# Assignment
Reproduce every record precisely, leaving no line out.

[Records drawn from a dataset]
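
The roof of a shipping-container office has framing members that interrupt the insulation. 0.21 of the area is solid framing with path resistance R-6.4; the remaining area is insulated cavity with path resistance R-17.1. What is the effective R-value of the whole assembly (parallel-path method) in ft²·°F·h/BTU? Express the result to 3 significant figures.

12.7 ft²·°F·h/BTU

U_eff = 0.79/17.1 + 0.21/6.4 = 0.0462 + 0.03281 = 0.07901
R_eff = 1/U_eff = 12.66 ft²·°F·h/BTU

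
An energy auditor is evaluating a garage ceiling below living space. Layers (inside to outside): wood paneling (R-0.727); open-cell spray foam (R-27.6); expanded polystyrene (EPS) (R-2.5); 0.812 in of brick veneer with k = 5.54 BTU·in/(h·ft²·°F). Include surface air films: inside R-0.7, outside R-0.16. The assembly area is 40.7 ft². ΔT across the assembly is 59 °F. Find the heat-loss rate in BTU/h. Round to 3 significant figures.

75.4 BTU/h

0.812/5.54 = 0.1466
R_total = 0.7 + 0.727 + 27.6 + 2.5 + 0.1466 + 0.16 = 31.83 ft²·°F·h/BTU
Q = A·ΔT/R = 40.7 × 59 / 31.83 = 75.43 BTU/h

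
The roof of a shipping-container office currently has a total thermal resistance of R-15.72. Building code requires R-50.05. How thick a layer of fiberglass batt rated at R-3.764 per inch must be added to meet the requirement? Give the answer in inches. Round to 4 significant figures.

ΔR = 50.05 − 15.72 = 34.33 ft²·°F·h/BTU
L = ΔR / (R/in) = 34.33/3.764 = 9.1206 in

9.121 in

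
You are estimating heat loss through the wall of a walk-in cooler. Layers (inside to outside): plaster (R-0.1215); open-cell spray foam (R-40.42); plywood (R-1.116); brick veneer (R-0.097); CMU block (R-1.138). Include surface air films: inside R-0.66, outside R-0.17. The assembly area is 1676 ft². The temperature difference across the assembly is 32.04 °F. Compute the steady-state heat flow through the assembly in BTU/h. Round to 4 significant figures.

1228 BTU/h

R_total = 0.66 + 0.1215 + 40.42 + 1.116 + 0.097 + 1.138 + 0.17 = 43.723 ft²·°F·h/BTU
Q = A·ΔT/R = 1676 × 32.04 / 43.723 = 1228.2 BTU/h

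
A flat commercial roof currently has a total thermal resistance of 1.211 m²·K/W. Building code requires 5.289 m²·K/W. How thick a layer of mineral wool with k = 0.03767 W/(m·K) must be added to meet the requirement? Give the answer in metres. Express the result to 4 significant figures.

ΔR = 5.289 − 1.211 = 4.078 m²·K/W
L = ΔR × k = 4.078 × 0.03767 = 0.15362 m

0.1536 m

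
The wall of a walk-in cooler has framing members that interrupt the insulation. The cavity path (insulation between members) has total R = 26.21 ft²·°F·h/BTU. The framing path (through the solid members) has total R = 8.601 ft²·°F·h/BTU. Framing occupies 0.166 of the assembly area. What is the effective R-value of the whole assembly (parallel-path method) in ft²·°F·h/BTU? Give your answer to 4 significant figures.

19.56 ft²·°F·h/BTU

U_eff = 0.834/26.21 + 0.166/8.601 = 0.03182 + 0.0193 = 0.05112
R_eff = 1/U_eff = 19.562 ft²·°F·h/BTU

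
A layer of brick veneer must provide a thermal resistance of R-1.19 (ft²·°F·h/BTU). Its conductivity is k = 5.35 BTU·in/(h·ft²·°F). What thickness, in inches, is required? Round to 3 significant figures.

6.37 in

L = R × k = 1.19 × 5.35 = 6.366 in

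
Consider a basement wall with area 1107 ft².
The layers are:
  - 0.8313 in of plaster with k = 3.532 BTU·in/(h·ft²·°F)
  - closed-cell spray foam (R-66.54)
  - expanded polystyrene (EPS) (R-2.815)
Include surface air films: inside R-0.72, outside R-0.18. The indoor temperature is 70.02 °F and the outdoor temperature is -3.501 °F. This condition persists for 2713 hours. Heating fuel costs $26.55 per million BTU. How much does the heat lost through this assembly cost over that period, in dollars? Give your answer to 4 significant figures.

83.17 dollars

0.8313/3.532 = 0.23536
R_total = 0.72 + 0.23536 + 66.54 + 2.815 + 0.18 = 70.49 ft²·°F·h/BTU
Q = 1107 × (70.02 − (-3.501)) / 70.49 = 1154.6 BTU/h
E = 1154.6 × 2713 = 3132400 BTU
Cost = 3132400/10⁶ × 26.55 = $83.166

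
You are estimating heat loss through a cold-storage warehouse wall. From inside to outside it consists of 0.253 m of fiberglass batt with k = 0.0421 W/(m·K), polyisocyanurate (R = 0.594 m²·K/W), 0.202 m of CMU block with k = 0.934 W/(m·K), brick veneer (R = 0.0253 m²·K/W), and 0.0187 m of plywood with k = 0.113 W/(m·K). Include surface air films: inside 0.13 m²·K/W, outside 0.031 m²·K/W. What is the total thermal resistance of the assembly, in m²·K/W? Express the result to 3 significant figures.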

# Response area
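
The roof of a shipping-container office has framing members that interrupt the insulation. 0.21 of the area is solid framing with path resistance R-6.4; the remaining area is insulated cavity with path resistance R-17.1. What is the effective R-value of the whole assembly (parallel-path method) in ft²·°F·h/BTU? Express the result to 3 significant figures.

12.7 ft²·°F·h/BTU

U_eff = 0.79/17.1 + 0.21/6.4 = 0.0462 + 0.03281 = 0.07901
R_eff = 1/U_eff = 12.66 ft²·°F·h/BTU

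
An energy auditor is evaluating a garage ceiling below living space. Layers (inside to outside): wood paneling (R-0.727); open-cell spray foam (R-27.6); expanded polystyrene (EPS) (R-2.5); 0.812 in of brick veneer with k = 5.54 BTU·in/(h·ft²·°F). Include surface air films: inside R-0.7, outside R-0.16. The assembly area is 40.7 ft². ΔT across the assembly is 59 °F. Find the heat-loss rate in BTU/h. Round to 3 significant figures.

75.4 BTU/h

0.812/5.54 = 0.1466
R_total = 0.7 + 0.727 + 27.6 + 2.5 + 0.1466 + 0.16 = 31.83 ft²·°F·h/BTU
Q = A·ΔT/R = 40.7 × 59 / 31.83 = 75.43 BTU/h

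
The roof of a shipping-container office currently has a total thermal resistance of R-15.72. Building code requires R-50.05. How thick a layer of fiberglass batt rated at R-3.764 per inch must be added to meet the requirement? Give the answer in inches. Round to 4 significant figures.

ΔR = 50.05 − 15.72 = 34.33 ft²·°F·h/BTU
L = ΔR / (R/in) = 34.33/3.764 = 9.1206 in

9.121 in

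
You are estimating heat loss through the wall of a walk-in cooler. Layers (inside to outside): plaster (R-0.1215); open-cell spray foam (R-40.42); plywood (R-1.116); brick veneer (R-0.097); CMU block (R-1.138). Include surface air films: inside R-0.66, outside R-0.17. The assembly area is 1676 ft². The temperature difference across the assembly is 32.04 °F. Compute the steady-state heat flow through the assembly in BTU/h. Round to 4 significant figures.

1228 BTU/h

R_total = 0.66 + 0.1215 + 40.42 + 1.116 + 0.097 + 1.138 + 0.17 = 43.723 ft²·°F·h/BTU
Q = A·ΔT/R = 1676 × 32.04 / 43.723 = 1228.2 BTU/h

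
A flat commercial roof currently has a total thermal resistance of 1.211 m²·K/W. Building code requires 5.289 m²·K/W. How thick a layer of mineral wool with k = 0.03767 W/(m·K) must be added to meet the requirement? Give the answer in metres. Express the result to 4 significant figures.

ΔR = 5.289 − 1.211 = 4.078 m²·K/W
L = ΔR × k = 4.078 × 0.03767 = 0.15362 m

0.1536 m

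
The wall of a walk-in cooler has framing members that interrupt the insulation. The cavity path (insulation between members) has total R = 26.21 ft²·°F·h/BTU. The framing path (through the solid members) has total R = 8.601 ft²·°F·h/BTU. Framing occupies 0.166 of the assembly area. What is the effective R-value of the whole assembly (parallel-path method) in ft²·°F·h/BTU? Give your answer to 4 significant figures.

19.56 ft²·°F·h/BTU

U_eff = 0.834/26.21 + 0.166/8.601 = 0.03182 + 0.0193 = 0.05112
R_eff = 1/U_eff = 19.562 ft²·°F·h/BTU

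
A layer of brick veneer must provide a thermal resistance of R-1.19 (ft²·°F·h/BTU). Its conductivity is k = 5.35 BTU·in/(h·ft²·°F). What thickness, in inches, is required? Round to 3 significant figures.

6.37 in

L = R × k = 1.19 × 5.35 = 6.366 in

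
Consider a basement wall with area 1107 ft².
The layers are:
  - 0.8313 in of plaster with k = 3.532 BTU·in/(h·ft²·°F)
  - closed-cell spray foam (R-66.54)
  - expanded polystyrene (EPS) (R-2.815)
Include surface air films: inside R-0.72, outside R-0.18. The indoor temperature is 70.02 °F and the outdoor temperature is -3.501 °F. This condition persists for 2713 hours. Heating fuel costs $26.55 per million BTU. How much does the heat lost through this assembly cost over that period, in dollars? Give your answer to 4 significant figures.

83.17 dollars

0.8313/3.532 = 0.23536
R_total = 0.72 + 0.23536 + 66.54 + 2.815 + 0.18 = 70.49 ft²·°F·h/BTU
Q = 1107 × (70.02 − (-3.501)) / 70.49 = 1154.6 BTU/h
E = 1154.6 × 2713 = 3132400 BTU
Cost = 3132400/10⁶ × 26.55 = $83.166

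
You are estimating heat loss through a cold-storage warehouse wall. From inside to outside it consists of 0.253 m of fiberglass batt with k = 0.0421 W/(m·K), polyisocyanurate (R = 0.594 m²·K/W), 0.202 m of CMU block with k = 0.934 W/(m·K), brick veneer (R = 0.0253 m²·K/W), and 0.0187 m of plywood with k = 0.113 W/(m·K). Include surface air films: inside 0.13 m²·K/W, outside 0.031 m²·K/W. What is the total thermal resistance of the assembly, in m²·K/W? Express the result to 3 significant figures.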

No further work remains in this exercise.